Records supplied:
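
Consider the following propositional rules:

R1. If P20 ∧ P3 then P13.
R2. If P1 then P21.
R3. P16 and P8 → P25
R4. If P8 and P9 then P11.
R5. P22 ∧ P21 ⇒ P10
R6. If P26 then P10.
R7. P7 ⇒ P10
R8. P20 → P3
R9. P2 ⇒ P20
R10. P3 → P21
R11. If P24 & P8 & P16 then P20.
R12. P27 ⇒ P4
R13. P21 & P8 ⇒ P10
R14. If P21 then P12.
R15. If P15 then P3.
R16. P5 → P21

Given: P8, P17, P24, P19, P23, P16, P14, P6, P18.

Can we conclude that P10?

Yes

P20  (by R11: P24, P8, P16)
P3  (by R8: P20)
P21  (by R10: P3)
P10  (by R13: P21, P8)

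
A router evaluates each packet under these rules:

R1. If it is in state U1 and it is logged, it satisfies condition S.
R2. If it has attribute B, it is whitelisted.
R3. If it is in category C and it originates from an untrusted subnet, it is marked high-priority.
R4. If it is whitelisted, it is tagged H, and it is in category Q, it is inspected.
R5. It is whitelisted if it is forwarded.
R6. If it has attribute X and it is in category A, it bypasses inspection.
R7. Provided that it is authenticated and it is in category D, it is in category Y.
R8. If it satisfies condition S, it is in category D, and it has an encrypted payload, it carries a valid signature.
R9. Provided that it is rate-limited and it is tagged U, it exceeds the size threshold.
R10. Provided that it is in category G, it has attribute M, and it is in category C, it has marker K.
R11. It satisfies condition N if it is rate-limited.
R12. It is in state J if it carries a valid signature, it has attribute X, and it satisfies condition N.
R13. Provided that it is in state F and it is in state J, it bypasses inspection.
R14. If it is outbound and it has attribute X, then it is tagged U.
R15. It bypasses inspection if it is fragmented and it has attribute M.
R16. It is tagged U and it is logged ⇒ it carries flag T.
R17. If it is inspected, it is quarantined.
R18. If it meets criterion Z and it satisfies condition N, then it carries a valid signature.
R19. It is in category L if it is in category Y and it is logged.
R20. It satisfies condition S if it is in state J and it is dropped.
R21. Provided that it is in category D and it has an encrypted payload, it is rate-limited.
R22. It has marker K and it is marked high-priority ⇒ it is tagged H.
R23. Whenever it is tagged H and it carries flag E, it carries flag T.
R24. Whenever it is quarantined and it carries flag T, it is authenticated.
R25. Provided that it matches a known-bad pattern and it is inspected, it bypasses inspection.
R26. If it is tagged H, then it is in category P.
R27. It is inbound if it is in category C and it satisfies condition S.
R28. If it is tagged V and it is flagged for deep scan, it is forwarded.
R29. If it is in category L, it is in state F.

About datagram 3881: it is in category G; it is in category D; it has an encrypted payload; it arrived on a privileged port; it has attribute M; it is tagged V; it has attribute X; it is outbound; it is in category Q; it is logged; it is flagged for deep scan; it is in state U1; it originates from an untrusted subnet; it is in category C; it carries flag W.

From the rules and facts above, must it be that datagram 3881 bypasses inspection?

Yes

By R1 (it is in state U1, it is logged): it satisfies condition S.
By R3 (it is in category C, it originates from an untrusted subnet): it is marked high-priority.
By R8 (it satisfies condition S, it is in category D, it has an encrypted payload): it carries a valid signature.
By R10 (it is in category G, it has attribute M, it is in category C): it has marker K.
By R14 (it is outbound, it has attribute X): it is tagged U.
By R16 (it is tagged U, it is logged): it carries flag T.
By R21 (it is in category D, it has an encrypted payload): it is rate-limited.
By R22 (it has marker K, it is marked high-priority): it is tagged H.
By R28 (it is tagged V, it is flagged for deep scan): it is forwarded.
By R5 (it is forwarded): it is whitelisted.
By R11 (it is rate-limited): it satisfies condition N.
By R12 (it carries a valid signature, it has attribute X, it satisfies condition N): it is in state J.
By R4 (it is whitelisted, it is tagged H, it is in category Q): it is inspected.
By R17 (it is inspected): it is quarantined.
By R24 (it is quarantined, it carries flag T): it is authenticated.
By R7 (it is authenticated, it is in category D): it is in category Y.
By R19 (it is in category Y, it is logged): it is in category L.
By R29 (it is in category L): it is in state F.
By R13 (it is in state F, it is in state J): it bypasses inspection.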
==
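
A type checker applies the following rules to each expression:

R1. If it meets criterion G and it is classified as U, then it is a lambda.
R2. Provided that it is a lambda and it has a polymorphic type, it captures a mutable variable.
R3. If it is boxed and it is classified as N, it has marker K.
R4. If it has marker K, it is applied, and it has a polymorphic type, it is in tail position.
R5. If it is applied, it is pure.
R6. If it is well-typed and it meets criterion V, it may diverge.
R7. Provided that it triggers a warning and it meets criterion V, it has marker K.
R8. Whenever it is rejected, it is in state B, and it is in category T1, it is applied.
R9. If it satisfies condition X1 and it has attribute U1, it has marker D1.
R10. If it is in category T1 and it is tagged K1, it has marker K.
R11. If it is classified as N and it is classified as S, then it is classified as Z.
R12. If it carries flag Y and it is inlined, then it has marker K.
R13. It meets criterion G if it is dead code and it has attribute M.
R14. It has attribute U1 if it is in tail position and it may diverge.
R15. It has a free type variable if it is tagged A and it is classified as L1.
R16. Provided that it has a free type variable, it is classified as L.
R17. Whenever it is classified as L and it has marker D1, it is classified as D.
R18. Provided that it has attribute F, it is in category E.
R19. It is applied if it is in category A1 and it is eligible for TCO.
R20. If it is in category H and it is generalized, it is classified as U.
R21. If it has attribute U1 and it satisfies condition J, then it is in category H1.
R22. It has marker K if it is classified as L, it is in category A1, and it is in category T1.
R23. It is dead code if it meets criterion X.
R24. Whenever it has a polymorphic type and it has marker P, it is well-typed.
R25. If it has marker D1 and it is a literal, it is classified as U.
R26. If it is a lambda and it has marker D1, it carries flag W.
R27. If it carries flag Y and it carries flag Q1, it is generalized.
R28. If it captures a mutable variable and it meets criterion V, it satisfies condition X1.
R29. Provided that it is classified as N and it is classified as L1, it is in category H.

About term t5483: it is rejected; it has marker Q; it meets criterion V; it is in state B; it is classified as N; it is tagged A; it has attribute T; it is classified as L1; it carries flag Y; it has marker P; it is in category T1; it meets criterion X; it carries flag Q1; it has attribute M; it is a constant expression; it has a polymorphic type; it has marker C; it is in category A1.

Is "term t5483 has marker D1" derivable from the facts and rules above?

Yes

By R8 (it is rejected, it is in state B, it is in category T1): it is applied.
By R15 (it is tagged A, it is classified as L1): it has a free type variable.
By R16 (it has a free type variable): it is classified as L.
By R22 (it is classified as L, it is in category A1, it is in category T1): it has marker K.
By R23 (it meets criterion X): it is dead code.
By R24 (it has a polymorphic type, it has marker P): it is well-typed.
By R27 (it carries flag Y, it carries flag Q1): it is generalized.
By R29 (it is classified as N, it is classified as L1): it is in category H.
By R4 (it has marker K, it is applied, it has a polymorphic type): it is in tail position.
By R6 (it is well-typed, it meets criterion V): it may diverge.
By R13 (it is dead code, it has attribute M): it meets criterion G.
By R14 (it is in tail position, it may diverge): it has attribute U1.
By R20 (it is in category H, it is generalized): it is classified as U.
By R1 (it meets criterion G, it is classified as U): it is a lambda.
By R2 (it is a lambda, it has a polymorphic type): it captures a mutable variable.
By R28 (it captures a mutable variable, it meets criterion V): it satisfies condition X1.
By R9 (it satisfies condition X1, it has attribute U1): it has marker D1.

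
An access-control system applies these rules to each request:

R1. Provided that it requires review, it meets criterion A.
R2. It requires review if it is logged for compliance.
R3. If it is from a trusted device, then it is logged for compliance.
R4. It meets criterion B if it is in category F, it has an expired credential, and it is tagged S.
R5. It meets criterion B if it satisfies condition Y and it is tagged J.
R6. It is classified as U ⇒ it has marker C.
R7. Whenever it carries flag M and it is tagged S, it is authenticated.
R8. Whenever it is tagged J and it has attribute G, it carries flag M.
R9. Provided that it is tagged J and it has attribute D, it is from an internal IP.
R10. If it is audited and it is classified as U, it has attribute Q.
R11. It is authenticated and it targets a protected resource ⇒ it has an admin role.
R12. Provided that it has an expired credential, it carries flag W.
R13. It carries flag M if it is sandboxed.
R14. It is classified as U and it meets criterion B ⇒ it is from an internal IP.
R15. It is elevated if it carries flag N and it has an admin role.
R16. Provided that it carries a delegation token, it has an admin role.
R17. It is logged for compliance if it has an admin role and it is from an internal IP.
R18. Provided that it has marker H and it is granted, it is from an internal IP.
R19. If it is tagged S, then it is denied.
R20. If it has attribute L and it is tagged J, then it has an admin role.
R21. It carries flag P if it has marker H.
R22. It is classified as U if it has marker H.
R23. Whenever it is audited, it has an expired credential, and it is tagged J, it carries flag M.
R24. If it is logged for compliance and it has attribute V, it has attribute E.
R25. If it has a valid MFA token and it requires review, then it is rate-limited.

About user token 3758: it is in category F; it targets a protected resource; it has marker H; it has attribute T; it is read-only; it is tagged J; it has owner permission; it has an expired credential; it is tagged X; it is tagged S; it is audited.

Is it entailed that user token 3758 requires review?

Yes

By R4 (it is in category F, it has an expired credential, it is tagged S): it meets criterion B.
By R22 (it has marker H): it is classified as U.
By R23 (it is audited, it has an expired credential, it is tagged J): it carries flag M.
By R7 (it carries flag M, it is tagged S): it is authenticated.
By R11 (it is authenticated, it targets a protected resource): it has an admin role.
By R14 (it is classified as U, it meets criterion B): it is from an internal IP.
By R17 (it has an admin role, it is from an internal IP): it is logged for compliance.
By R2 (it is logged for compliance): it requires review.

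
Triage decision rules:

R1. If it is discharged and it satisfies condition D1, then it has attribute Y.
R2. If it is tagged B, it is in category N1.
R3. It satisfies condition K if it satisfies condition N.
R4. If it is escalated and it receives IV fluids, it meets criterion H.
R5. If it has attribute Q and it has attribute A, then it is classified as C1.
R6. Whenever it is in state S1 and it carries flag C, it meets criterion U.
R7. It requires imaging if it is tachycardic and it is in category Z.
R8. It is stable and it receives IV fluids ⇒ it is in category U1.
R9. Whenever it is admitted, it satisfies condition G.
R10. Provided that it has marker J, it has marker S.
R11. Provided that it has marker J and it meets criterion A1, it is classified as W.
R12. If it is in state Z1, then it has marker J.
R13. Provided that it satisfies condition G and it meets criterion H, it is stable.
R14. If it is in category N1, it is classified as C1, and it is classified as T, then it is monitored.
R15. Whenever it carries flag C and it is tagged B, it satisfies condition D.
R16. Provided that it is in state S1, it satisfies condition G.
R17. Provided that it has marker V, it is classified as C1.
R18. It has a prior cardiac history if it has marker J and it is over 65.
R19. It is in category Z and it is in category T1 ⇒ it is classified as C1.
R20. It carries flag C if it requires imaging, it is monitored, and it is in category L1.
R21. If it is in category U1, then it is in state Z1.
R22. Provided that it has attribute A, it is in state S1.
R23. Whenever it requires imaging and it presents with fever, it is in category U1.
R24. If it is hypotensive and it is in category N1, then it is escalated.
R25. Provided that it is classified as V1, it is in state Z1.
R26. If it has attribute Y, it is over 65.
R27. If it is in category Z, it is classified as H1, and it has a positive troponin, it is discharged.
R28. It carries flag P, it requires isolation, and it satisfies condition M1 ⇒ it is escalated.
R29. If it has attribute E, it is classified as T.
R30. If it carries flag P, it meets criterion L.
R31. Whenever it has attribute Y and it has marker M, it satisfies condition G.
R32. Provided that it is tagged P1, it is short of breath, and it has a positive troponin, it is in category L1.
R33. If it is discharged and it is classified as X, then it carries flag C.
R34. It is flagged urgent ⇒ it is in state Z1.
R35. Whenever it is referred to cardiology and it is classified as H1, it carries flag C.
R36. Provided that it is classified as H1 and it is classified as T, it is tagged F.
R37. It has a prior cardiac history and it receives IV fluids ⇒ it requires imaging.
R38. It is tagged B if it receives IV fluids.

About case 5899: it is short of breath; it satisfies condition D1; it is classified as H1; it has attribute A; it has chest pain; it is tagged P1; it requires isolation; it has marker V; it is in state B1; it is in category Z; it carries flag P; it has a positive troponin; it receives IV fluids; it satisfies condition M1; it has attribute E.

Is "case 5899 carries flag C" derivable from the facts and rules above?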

Your assignment:
From the records above, quote only the lines running from the line with "R2. If it has attribute B, it is whitelisted." to the line with "R19. It is in category L", both lines included.

Solution for this task:
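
R2. If it has attribute B, it is whitelisted.
R3. If it is in category C and it originates from an untrusted subnet, it is marked high-priority.
R4. If it is whitelisted, it is tagged H, and it is in category Q, it is inspected.
R5. It is whitelisted if it is forwarded.
R6. If it has attribute X and it is in category A, it bypasses inspection.
R7. Provided that it is authenticated and it is in category D, it is in category Y.
R8. If it satisfies condition S, it is in category D, and it has an encrypted payload, it carries a valid signature.
R9. Provided that it is rate-limited and it is tagged U, it exceeds the size threshold.
R10. Provided that it is in category G, it has attribute M, and it is in category C, it has marker K.
R11. It satisfies condition N if it is rate-limited.
R12. It is in state J if it carries a valid signature, it has attribute X, and it satisfies condition N.
R13. Provided that it is in state F and it is in state J, it bypasses inspection.
R14. If it is outbound and it has attribute X, then it is tagged U.
R15. It bypasses inspection if it is fragmented and it has attribute M.
R16. It is tagged U and it is logged ⇒ it carries flag T.
R17. If it is inspected, it is quarantined.
R18. If it meets criterion Z and it satisfies condition N, then it carries a valid signature.
R19. It is in category L if it is in category Y and it is logged.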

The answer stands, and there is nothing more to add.